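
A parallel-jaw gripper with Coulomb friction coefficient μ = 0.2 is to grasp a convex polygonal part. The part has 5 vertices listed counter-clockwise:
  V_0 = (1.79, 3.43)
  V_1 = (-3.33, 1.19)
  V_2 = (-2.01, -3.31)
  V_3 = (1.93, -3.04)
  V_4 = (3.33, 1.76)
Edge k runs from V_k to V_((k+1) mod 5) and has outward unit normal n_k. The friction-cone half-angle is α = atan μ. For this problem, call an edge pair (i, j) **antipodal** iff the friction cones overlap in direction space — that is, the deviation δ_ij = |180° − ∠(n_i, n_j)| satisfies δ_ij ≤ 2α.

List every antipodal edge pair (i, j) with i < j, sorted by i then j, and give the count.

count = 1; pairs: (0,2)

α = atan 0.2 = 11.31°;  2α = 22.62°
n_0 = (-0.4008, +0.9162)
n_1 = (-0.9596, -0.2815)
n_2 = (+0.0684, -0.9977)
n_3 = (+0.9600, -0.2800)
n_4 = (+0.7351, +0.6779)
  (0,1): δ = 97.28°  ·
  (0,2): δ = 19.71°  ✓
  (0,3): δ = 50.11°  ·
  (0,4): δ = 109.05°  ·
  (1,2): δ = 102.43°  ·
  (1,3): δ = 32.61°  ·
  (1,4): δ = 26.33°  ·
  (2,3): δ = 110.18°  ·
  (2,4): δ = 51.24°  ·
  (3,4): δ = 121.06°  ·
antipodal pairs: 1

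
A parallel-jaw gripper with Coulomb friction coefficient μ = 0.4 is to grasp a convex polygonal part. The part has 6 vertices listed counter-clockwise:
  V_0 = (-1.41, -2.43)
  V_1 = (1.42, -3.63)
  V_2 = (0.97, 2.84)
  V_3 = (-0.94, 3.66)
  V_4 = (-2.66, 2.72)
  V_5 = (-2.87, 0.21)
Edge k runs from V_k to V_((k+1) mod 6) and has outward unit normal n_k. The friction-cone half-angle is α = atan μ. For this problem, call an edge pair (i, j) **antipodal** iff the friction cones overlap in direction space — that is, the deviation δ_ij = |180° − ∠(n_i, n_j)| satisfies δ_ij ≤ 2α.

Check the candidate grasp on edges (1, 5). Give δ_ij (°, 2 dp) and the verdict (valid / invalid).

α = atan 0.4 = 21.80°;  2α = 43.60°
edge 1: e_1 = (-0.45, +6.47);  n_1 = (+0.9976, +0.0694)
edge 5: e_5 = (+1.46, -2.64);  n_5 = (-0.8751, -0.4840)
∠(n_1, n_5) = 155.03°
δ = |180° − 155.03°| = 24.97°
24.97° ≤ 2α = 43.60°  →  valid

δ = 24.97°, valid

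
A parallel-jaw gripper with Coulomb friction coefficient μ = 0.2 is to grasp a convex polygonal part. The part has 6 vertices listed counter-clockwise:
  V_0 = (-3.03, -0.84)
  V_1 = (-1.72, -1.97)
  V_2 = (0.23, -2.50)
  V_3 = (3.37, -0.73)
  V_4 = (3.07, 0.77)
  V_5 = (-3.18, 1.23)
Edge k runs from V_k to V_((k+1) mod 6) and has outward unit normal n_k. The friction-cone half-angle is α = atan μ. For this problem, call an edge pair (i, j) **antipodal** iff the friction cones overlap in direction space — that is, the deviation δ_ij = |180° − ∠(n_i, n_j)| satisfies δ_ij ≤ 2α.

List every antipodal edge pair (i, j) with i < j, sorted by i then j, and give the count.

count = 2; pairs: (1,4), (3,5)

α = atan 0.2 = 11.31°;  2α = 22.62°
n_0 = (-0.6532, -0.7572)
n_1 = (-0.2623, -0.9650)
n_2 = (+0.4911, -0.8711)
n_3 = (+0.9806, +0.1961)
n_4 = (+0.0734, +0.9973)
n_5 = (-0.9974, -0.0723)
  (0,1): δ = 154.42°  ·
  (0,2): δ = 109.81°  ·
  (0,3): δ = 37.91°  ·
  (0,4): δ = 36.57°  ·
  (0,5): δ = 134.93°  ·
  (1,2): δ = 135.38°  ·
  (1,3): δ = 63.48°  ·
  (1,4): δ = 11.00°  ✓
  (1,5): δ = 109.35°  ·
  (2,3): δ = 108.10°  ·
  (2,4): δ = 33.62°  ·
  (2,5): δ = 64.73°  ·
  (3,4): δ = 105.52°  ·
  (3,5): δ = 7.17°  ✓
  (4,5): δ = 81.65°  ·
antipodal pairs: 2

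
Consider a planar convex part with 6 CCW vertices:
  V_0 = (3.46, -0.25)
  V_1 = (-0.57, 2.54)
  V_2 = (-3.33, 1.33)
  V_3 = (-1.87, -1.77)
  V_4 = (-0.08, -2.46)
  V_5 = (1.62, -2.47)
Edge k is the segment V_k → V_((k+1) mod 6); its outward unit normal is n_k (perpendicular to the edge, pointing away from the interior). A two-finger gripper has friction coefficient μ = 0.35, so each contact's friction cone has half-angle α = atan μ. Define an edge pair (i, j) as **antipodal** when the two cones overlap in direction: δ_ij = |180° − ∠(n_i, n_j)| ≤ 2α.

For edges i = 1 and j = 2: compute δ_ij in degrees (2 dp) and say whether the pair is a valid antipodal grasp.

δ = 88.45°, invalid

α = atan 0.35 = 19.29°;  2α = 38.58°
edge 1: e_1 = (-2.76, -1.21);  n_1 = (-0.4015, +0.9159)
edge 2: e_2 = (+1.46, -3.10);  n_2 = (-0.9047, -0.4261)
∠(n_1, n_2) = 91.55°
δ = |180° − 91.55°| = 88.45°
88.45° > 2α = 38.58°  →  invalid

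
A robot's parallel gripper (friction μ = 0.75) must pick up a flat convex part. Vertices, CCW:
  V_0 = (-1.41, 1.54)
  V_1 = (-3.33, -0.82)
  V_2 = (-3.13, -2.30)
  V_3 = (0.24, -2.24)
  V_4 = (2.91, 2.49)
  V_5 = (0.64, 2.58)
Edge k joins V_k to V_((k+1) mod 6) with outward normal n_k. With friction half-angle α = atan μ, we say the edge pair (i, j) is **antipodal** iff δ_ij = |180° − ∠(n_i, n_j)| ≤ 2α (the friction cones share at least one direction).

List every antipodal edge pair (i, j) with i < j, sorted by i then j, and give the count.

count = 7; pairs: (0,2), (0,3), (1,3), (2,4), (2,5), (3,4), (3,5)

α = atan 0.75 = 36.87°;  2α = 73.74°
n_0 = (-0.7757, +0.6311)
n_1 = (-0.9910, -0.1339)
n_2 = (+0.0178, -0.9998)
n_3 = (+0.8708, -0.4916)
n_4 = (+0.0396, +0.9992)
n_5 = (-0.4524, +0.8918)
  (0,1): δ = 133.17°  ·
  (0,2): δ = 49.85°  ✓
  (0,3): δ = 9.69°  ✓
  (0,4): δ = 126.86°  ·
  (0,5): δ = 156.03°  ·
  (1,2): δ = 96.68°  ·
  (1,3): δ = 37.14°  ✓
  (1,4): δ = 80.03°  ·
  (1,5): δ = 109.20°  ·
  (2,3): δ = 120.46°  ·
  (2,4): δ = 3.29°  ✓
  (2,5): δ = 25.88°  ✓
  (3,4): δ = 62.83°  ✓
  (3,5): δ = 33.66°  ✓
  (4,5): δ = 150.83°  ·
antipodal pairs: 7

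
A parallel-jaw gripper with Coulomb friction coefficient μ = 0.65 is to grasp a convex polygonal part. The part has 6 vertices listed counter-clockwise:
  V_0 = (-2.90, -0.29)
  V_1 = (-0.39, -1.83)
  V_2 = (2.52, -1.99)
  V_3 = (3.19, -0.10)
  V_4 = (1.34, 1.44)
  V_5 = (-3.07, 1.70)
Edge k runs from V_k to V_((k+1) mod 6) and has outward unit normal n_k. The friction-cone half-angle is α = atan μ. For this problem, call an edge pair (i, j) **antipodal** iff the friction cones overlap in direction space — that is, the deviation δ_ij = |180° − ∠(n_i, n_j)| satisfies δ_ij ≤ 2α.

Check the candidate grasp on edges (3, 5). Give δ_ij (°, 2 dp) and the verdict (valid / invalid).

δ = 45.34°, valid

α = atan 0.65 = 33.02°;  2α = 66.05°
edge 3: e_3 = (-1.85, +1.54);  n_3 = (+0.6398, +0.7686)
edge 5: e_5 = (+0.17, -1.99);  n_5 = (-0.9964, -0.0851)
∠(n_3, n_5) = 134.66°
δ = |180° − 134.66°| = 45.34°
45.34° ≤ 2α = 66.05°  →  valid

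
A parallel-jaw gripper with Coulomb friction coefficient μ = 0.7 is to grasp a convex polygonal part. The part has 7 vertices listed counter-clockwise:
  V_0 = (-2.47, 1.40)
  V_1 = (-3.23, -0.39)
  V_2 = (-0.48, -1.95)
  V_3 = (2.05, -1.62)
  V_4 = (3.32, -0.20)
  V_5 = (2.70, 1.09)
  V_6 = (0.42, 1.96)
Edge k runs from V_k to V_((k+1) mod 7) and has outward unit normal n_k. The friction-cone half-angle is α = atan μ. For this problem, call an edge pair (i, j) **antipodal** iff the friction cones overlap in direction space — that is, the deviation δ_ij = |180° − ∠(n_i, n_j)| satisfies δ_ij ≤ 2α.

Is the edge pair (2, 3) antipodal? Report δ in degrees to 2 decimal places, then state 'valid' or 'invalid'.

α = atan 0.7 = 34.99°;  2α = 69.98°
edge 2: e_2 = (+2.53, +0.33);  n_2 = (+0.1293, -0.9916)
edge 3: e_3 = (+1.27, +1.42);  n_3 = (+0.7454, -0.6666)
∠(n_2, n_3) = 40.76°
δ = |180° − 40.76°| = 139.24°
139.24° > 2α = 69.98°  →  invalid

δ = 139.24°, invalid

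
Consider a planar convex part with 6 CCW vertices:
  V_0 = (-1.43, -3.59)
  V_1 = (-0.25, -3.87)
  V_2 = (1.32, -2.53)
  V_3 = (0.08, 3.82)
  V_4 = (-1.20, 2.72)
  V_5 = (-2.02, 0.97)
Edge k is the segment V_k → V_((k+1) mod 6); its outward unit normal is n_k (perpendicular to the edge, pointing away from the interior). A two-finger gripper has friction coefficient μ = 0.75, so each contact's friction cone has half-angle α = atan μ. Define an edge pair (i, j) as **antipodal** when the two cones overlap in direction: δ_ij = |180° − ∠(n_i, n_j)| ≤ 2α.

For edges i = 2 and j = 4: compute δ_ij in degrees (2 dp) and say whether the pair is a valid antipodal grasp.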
___
_Task item_
Return only the part of the records above that opens with the line containing "V_1 = (-0.39, -1.83)" and closes with the line containing "V_6 = (0.42, 1.96)", ends included.

_Response to this exercise_
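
  V_1 = (-0.39, -1.83)
  V_2 = (2.52, -1.99)
  V_3 = (3.19, -0.10)
  V_4 = (1.34, 1.44)
  V_5 = (-3.07, 1.70)
Edge k runs from V_k to V_((k+1) mod 6) and has outward unit normal n_k. The friction-cone half-angle is α = atan μ. For this problem, call an edge pair (i, j) **antipodal** iff the friction cones overlap in direction space — that is, the deviation δ_ij = |180° − ∠(n_i, n_j)| satisfies δ_ij ≤ 2α.

Check the candidate grasp on edges (3, 5). Give δ_ij (°, 2 dp) and the verdict (valid / invalid).

δ = 45.34°, valid

α = atan 0.65 = 33.02°;  2α = 66.05°
edge 3: e_3 = (-1.85, +1.54);  n_3 = (+0.6398, +0.7686)
edge 5: e_5 = (+0.17, -1.99);  n_5 = (-0.9964, -0.0851)
∠(n_3, n_5) = 134.66°
δ = |180° − 134.66°| = 45.34°
45.34° ≤ 2α = 66.05°  →  valid

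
A parallel-jaw gripper with Coulomb friction coefficient μ = 0.7 is to grasp a convex polygonal part. The part has 7 vertices listed counter-clockwise:
  V_0 = (-2.47, 1.40)
  V_1 = (-3.23, -0.39)
  V_2 = (-0.48, -1.95)
  V_3 = (2.05, -1.62)
  V_4 = (3.32, -0.20)
  V_5 = (2.70, 1.09)
  V_6 = (0.42, 1.96)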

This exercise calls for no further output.